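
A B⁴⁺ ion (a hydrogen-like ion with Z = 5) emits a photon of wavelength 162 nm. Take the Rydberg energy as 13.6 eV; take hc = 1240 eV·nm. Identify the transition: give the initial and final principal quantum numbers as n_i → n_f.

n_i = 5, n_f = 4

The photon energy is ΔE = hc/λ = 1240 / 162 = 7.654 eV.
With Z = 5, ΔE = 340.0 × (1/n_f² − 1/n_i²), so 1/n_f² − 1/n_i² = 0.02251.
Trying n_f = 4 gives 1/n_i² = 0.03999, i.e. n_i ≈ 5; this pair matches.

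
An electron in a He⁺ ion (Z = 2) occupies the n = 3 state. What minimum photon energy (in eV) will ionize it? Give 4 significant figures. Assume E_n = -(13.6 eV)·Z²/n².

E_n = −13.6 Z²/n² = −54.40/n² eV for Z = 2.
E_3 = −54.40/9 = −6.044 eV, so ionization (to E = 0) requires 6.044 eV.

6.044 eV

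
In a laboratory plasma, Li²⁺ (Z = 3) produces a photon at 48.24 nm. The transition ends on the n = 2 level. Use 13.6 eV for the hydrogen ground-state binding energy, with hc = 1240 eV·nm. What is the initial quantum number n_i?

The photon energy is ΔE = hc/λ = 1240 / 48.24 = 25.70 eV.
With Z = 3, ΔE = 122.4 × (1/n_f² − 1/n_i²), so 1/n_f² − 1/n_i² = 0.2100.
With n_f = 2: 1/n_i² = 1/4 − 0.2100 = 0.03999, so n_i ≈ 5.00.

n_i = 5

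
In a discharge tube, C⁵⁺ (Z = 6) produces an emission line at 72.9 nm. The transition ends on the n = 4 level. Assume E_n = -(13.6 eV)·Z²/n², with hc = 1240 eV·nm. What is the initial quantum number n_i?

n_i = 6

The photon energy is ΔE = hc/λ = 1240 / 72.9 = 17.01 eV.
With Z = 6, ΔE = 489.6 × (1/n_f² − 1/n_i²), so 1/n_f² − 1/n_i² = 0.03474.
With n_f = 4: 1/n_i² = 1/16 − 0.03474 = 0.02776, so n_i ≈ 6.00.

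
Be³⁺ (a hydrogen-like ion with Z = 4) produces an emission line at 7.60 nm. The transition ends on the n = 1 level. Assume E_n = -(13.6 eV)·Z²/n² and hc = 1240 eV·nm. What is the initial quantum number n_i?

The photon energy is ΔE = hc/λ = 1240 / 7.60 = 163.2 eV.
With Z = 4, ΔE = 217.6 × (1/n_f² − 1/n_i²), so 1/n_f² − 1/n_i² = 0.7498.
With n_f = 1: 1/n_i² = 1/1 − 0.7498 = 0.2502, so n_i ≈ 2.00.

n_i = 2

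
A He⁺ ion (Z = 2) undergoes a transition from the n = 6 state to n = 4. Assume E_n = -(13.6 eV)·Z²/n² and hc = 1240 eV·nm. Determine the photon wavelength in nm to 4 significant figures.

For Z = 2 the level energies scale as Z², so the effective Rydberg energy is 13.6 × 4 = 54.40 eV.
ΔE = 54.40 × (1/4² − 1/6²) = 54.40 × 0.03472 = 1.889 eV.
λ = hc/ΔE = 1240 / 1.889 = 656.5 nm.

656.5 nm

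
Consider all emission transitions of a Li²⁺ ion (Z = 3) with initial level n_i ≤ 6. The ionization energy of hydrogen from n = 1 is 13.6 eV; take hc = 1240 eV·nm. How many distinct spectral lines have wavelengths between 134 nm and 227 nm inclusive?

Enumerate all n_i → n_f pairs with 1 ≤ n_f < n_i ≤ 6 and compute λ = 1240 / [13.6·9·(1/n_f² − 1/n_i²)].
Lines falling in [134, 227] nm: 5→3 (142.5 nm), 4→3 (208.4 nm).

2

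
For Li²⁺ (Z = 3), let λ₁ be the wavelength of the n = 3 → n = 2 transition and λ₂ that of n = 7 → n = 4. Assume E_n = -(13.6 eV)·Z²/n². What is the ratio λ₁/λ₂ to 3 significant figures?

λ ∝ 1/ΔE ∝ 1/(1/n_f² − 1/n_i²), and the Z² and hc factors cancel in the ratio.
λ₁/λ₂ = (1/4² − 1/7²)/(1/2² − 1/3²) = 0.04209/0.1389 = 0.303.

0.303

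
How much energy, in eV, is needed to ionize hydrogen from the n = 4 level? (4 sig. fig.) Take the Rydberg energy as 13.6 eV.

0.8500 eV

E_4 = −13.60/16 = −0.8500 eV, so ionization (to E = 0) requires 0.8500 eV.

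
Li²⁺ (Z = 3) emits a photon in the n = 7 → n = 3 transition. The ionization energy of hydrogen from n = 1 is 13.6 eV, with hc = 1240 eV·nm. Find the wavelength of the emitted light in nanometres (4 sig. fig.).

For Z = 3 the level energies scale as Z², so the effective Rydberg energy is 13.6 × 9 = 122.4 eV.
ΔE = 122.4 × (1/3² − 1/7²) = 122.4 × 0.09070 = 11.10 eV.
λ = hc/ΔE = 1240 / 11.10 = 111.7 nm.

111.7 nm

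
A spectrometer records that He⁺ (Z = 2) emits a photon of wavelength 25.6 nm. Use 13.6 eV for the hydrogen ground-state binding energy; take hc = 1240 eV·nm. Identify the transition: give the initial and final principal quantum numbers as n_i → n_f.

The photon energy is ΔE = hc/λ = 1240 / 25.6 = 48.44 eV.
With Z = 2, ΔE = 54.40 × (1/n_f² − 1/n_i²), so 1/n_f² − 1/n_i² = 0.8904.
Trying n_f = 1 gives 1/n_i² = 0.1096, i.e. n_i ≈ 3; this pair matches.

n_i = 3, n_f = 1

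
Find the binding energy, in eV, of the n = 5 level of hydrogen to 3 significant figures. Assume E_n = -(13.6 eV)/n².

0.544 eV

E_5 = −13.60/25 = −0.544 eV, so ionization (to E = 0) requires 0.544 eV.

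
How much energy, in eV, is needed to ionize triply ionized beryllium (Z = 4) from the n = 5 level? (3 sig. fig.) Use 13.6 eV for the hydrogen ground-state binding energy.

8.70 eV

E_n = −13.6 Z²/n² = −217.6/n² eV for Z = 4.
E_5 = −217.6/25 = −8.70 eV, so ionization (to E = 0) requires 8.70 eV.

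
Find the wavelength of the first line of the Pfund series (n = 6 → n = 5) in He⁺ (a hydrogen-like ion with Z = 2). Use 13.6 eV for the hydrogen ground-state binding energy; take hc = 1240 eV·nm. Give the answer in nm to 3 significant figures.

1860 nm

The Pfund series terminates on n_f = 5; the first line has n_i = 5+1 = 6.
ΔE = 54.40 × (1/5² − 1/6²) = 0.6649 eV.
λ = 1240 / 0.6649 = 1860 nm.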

----------------

Once more, give all the records exactly as they were written.

Task answer
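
A B⁴⁺ ion (a hydrogen-like ion with Z = 5) emits a photon of wavelength 162 nm. Take the Rydberg energy as 13.6 eV; take hc = 1240 eV·nm. Identify the transition: give the initial and final principal quantum numbers as n_i → n_f.

n_i = 5, n_f = 4

The photon energy is ΔE = hc/λ = 1240 / 162 = 7.654 eV.
With Z = 5, ΔE = 340.0 × (1/n_f² − 1/n_i²), so 1/n_f² − 1/n_i² = 0.02251.
Trying n_f = 4 gives 1/n_i² = 0.03999, i.e. n_i ≈ 5; this pair matches.

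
An electron in a He⁺ ion (Z = 2) occupies the n = 3 state. What minimum photon energy (in eV) will ionize it? Give 4 significant figures. Assume E_n = -(13.6 eV)·Z²/n².

E_n = −13.6 Z²/n² = −54.40/n² eV for Z = 2.
E_3 = −54.40/9 = −6.044 eV, so ionization (to E = 0) requires 6.044 eV.

6.044 eV

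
In a laboratory plasma, Li²⁺ (Z = 3) produces a photon at 48.24 nm. The transition ends on the n = 2 level. Use 13.6 eV for the hydrogen ground-state binding energy, with hc = 1240 eV·nm. What is the initial quantum number n_i?

The photon energy is ΔE = hc/λ = 1240 / 48.24 = 25.70 eV.
With Z = 3, ΔE = 122.4 × (1/n_f² − 1/n_i²), so 1/n_f² − 1/n_i² = 0.2100.
With n_f = 2: 1/n_i² = 1/4 − 0.2100 = 0.03999, so n_i ≈ 5.00.

n_i = 5

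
In a discharge tube, C⁵⁺ (Z = 6) produces an emission line at 72.9 nm. The transition ends on the n = 4 level. Assume E_n = -(13.6 eV)·Z²/n², with hc = 1240 eV·nm. What is the initial quantum number n_i?

n_i = 6

The photon energy is ΔE = hc/λ = 1240 / 72.9 = 17.01 eV.
With Z = 6, ΔE = 489.6 × (1/n_f² − 1/n_i²), so 1/n_f² − 1/n_i² = 0.03474.
With n_f = 4: 1/n_i² = 1/16 − 0.03474 = 0.02776, so n_i ≈ 6.00.

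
Be³⁺ (a hydrogen-like ion with Z = 4) produces an emission line at 7.60 nm. The transition ends on the n = 1 level. Assume E_n = -(13.6 eV)·Z²/n² and hc = 1240 eV·nm. What is the initial quantum number n_i?

The photon energy is ΔE = hc/λ = 1240 / 7.60 = 163.2 eV.
With Z = 4, ΔE = 217.6 × (1/n_f² − 1/n_i²), so 1/n_f² − 1/n_i² = 0.7498.
With n_f = 1: 1/n_i² = 1/1 − 0.7498 = 0.2502, so n_i ≈ 2.00.

n_i = 2

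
A He⁺ ion (Z = 2) undergoes a transition from the n = 6 state to n = 4. Assume E_n = -(13.6 eV)·Z²/n² and hc = 1240 eV·nm. Determine the photon wavelength in nm to 4 significant figures.

For Z = 2 the level energies scale as Z², so the effective Rydberg energy is 13.6 × 4 = 54.40 eV.
ΔE = 54.40 × (1/4² − 1/6²) = 54.40 × 0.03472 = 1.889 eV.
λ = hc/ΔE = 1240 / 1.889 = 656.5 nm.

656.5 nm

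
Consider all emission transitions of a Li²⁺ ion (Z = 3) with initial level n_i ≤ 6. The ionization energy of hydrogen from n = 1 is 13.6 eV; take hc = 1240 eV·nm. How many distinct spectral lines have wavelengths between 134 nm and 227 nm inclusive?

Enumerate all n_i → n_f pairs with 1 ≤ n_f < n_i ≤ 6 and compute λ = 1240 / [13.6·9·(1/n_f² − 1/n_i²)].
Lines falling in [134, 227] nm: 5→3 (142.5 nm), 4→3 (208.4 nm).

2

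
For Li²⁺ (Z = 3), let λ₁ be the wavelength of the n = 3 → n = 2 transition and λ₂ that of n = 7 → n = 4. Assume E_n = -(13.6 eV)·Z²/n². What is the ratio λ₁/λ₂ to 3 significant figures?

λ ∝ 1/ΔE ∝ 1/(1/n_f² − 1/n_i²), and the Z² and hc factors cancel in the ratio.
λ₁/λ₂ = (1/4² − 1/7²)/(1/2² − 1/3²) = 0.04209/0.1389 = 0.303.

0.303

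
How much energy, in eV, is needed to ionize hydrogen from the n = 4 level? (4 sig. fig.) Take the Rydberg energy as 13.6 eV.

0.8500 eV

E_4 = −13.60/16 = −0.8500 eV, so ionization (to E = 0) requires 0.8500 eV.

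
Li²⁺ (Z = 3) emits a photon in the n = 7 → n = 3 transition. The ionization energy of hydrogen from n = 1 is 13.6 eV, with hc = 1240 eV·nm. Find the wavelength of the emitted light in nanometres (4 sig. fig.).

For Z = 3 the level energies scale as Z², so the effective Rydberg energy is 13.6 × 9 = 122.4 eV.
ΔE = 122.4 × (1/3² − 1/7²) = 122.4 × 0.09070 = 11.10 eV.
λ = hc/ΔE = 1240 / 11.10 = 111.7 nm.

111.7 nm

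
A spectrometer records that He⁺ (Z = 2) emits a photon of wavelength 25.6 nm. Use 13.6 eV for the hydrogen ground-state binding energy; take hc = 1240 eV·nm. Identify the transition: give the initial and final principal quantum numbers as n_i → n_f.

The photon energy is ΔE = hc/λ = 1240 / 25.6 = 48.44 eV.
With Z = 2, ΔE = 54.40 × (1/n_f² − 1/n_i²), so 1/n_f² − 1/n_i² = 0.8904.
Trying n_f = 1 gives 1/n_i² = 0.1096, i.e. n_i ≈ 3; this pair matches.

n_i = 3, n_f = 1

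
Find the binding energy, in eV, of the n = 5 level of hydrogen to 3 significant figures. Assume E_n = -(13.6 eV)/n².

0.544 eV

E_5 = −13.60/25 = −0.544 eV, so ionization (to E = 0) requires 0.544 eV.

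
How much energy, in eV, is needed to ionize triply ionized beryllium (Z = 4) from the n = 5 level? (3 sig. fig.) Use 13.6 eV for the hydrogen ground-state binding energy.

8.70 eV

E_n = −13.6 Z²/n² = −217.6/n² eV for Z = 4.
E_5 = −217.6/25 = −8.70 eV, so ionization (to E = 0) requires 8.70 eV.

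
Find the wavelength of the first line of the Pfund series (n = 6 → n = 5) in He⁺ (a hydrogen-like ion with Z = 2). Use 13.6 eV for the hydrogen ground-state binding energy; take hc = 1240 eV·nm. Give the answer in nm to 3 significant figures.

1860 nm

The Pfund series terminates on n_f = 5; the first line has n_i = 5+1 = 6.
ΔE = 54.40 × (1/5² − 1/6²) = 0.6649 eV.
λ = 1240 / 0.6649 = 1860 nm.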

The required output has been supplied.